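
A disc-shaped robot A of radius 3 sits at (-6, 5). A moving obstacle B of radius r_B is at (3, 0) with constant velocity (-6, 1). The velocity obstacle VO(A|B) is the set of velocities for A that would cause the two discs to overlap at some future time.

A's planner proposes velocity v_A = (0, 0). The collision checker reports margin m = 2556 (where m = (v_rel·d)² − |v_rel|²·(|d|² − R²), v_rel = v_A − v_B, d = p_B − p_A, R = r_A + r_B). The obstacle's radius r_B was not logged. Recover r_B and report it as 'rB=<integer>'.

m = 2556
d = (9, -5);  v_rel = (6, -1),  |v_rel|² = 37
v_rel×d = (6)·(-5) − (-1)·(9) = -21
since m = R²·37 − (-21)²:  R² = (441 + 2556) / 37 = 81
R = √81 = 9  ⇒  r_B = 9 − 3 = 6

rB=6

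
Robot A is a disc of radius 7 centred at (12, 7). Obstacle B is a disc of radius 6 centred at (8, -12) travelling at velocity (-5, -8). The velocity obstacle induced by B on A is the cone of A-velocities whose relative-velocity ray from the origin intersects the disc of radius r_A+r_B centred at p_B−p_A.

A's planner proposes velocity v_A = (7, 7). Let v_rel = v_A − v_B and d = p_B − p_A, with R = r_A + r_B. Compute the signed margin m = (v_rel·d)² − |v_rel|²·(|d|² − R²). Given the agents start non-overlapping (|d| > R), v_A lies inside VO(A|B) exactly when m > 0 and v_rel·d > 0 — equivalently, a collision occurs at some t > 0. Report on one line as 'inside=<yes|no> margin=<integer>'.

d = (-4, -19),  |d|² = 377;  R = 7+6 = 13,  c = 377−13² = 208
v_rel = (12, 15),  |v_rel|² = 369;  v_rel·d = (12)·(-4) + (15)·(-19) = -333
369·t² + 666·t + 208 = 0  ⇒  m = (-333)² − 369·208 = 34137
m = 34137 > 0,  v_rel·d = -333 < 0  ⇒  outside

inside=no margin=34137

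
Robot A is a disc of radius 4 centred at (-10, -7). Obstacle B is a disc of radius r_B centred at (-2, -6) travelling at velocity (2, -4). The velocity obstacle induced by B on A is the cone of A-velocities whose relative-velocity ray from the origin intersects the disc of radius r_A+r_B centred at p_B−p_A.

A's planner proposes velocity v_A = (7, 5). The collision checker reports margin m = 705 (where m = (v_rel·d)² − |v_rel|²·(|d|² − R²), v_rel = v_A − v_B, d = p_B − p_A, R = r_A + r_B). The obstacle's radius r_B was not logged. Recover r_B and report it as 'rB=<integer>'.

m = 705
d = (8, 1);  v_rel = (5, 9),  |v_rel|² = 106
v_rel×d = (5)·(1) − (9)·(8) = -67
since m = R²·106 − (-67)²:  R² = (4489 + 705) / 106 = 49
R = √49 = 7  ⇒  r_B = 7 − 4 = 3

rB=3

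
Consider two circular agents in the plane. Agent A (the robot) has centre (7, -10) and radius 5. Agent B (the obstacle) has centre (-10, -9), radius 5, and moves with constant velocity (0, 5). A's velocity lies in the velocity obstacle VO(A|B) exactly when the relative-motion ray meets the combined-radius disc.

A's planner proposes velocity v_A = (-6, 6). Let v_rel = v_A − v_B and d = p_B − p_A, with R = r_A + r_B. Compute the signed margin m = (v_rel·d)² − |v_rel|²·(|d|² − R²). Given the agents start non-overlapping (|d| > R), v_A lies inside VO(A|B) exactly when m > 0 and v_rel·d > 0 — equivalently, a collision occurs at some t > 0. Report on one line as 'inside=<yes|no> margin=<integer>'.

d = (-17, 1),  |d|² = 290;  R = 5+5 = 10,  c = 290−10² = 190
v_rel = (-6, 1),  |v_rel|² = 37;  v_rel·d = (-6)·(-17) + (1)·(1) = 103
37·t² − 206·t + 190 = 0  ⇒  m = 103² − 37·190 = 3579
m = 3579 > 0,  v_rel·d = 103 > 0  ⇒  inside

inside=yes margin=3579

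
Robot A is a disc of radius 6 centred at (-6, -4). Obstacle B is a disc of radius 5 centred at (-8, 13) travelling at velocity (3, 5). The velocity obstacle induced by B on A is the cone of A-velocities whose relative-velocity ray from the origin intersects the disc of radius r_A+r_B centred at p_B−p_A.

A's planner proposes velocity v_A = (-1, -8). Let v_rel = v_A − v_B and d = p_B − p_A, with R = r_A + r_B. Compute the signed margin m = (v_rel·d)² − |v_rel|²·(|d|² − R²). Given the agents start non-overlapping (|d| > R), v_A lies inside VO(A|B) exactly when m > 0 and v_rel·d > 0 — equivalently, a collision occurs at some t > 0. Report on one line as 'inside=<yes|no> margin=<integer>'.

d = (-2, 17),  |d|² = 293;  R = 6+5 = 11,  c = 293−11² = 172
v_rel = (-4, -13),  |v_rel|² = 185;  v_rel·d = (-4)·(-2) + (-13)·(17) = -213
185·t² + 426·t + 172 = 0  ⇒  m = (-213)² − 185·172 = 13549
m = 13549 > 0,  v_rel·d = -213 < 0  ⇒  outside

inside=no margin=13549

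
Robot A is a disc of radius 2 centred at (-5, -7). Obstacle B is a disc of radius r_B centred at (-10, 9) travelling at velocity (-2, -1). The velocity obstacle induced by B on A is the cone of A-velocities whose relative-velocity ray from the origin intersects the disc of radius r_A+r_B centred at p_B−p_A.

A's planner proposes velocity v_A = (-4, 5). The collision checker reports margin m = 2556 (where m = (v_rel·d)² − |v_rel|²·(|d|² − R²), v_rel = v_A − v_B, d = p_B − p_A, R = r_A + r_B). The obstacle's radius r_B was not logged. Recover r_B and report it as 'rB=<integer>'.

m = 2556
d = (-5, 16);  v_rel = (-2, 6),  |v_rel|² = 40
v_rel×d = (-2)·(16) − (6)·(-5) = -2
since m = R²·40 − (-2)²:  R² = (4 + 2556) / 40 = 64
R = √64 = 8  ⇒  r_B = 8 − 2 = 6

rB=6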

• • •

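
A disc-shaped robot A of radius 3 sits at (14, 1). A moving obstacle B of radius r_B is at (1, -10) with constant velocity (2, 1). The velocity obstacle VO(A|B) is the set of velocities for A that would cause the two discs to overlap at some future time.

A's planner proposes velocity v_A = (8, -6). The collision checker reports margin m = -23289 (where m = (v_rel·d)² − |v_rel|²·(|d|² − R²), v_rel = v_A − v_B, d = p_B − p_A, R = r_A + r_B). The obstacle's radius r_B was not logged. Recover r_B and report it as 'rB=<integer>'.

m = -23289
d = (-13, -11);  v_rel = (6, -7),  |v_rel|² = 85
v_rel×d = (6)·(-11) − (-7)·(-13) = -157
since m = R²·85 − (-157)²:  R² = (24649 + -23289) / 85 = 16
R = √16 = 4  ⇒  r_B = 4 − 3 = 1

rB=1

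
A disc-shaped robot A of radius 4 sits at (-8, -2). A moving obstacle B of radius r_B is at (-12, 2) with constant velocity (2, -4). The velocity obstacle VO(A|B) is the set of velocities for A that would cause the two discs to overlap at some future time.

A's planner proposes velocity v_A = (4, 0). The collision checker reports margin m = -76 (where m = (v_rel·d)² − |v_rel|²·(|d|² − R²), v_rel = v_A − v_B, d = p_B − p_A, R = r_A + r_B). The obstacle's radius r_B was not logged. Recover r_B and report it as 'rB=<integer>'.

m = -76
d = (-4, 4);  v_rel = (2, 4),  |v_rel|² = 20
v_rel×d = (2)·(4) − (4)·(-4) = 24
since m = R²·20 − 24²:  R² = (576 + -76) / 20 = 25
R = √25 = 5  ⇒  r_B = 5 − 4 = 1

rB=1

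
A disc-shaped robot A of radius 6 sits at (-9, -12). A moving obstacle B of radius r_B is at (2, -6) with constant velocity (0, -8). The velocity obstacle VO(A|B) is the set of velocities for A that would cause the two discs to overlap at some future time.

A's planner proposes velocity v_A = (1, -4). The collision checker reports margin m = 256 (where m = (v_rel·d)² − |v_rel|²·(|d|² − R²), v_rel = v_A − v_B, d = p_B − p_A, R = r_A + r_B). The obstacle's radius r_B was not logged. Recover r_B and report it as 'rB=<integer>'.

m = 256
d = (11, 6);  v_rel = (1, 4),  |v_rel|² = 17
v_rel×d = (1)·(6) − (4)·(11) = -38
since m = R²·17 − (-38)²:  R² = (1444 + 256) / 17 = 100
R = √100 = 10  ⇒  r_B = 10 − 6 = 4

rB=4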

• • •

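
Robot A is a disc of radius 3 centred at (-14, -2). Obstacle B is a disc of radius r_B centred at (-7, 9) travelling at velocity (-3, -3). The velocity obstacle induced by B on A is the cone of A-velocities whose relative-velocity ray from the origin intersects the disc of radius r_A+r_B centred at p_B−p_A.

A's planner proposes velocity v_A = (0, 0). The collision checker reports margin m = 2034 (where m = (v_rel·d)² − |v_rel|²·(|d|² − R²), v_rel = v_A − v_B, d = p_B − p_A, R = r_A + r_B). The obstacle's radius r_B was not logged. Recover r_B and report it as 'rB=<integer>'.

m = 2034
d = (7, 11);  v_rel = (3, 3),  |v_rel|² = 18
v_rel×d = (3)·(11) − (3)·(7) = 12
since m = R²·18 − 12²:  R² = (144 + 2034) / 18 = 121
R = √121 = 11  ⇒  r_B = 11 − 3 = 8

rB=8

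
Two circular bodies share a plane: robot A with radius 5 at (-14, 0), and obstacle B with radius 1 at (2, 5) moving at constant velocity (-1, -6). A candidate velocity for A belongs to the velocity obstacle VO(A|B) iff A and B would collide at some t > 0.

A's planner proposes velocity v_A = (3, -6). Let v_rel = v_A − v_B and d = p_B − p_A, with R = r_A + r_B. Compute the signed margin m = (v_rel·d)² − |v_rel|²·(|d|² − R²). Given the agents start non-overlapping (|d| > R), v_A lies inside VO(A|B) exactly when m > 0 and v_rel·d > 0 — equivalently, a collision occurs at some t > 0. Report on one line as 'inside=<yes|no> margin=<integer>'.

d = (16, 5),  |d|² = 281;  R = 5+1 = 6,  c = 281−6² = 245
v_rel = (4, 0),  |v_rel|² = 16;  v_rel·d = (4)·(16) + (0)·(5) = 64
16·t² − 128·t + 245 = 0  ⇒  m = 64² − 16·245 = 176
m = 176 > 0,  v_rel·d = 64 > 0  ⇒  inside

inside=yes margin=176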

• • •

## What is required
Check the data for lines with "plane" and give only their number.

## Answer to the problem
2